- _PROBLEM_:
Please print every record below exactly as it reads.
======== EXTRACTED RECORDS ========
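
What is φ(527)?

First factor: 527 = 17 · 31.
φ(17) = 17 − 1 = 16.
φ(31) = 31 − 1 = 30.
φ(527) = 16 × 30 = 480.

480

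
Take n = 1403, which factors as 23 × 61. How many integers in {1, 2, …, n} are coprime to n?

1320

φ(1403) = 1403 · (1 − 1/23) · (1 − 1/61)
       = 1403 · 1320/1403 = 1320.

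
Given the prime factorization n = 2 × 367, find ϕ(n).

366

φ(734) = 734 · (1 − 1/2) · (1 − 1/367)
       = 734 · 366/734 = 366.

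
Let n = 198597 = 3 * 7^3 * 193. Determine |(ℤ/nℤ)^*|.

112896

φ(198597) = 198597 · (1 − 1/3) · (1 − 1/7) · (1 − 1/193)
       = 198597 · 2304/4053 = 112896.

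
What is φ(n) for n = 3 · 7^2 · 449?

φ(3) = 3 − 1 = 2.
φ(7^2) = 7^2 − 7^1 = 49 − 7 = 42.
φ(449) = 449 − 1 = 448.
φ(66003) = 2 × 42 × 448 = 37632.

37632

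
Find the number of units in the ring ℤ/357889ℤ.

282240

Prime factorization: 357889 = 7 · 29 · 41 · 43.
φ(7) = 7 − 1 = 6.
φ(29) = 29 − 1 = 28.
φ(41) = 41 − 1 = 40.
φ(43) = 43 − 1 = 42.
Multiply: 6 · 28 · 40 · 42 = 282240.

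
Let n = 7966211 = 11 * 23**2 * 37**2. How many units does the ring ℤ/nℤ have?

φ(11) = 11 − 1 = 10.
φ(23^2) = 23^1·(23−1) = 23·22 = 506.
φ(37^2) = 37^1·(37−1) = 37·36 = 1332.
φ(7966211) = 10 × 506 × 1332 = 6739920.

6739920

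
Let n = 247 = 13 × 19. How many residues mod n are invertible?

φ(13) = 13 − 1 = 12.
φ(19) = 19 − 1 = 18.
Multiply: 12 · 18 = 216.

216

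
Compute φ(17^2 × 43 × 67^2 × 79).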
========
- _RESPONSE TO THIS EXERCISE_:
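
What is φ(527)?

First factor: 527 = 17 · 31.
φ(17) = 17 − 1 = 16.
φ(31) = 31 − 1 = 30.
φ(527) = 16 × 30 = 480.

480

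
Take n = 1403, which factors as 23 × 61. How many integers in {1, 2, …, n} are coprime to n?

1320

φ(1403) = 1403 · (1 − 1/23) · (1 − 1/61)
       = 1403 · 1320/1403 = 1320.

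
Given the prime factorization n = 2 × 367, find ϕ(n).

366

φ(734) = 734 · (1 − 1/2) · (1 − 1/367)
       = 734 · 366/734 = 366.

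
Let n = 198597 = 3 * 7^3 * 193. Determine |(ℤ/nℤ)^*|.

112896

φ(198597) = 198597 · (1 − 1/3) · (1 − 1/7) · (1 − 1/193)
       = 198597 · 2304/4053 = 112896.

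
What is φ(n) for n = 3 · 7^2 · 449?

φ(3) = 3 − 1 = 2.
φ(7^2) = 7^2 − 7^1 = 49 − 7 = 42.
φ(449) = 449 − 1 = 448.
φ(66003) = 2 × 42 × 448 = 37632.

37632

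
Find the number of units in the ring ℤ/357889ℤ.

282240

Prime factorization: 357889 = 7 · 29 · 41 · 43.
φ(7) = 7 − 1 = 6.
φ(29) = 29 − 1 = 28.
φ(41) = 41 − 1 = 40.
φ(43) = 43 − 1 = 42.
Multiply: 6 · 28 · 40 · 42 = 282240.

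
Let n = 7966211 = 11 * 23**2 * 37**2. How many units does the ring ℤ/nℤ have?

φ(11) = 11 − 1 = 10.
φ(23^2) = 23^1·(23−1) = 23·22 = 506.
φ(37^2) = 37^1·(37−1) = 37·36 = 1332.
φ(7966211) = 10 × 506 × 1332 = 6739920.

6739920

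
Let n = 247 = 13 × 19. How many residues mod n are invertible?

φ(13) = 13 − 1 = 12.
φ(19) = 19 − 1 = 18.
Multiply: 12 · 18 = 216.

216

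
Compute φ(17^2 × 43 × 67^2 × 79).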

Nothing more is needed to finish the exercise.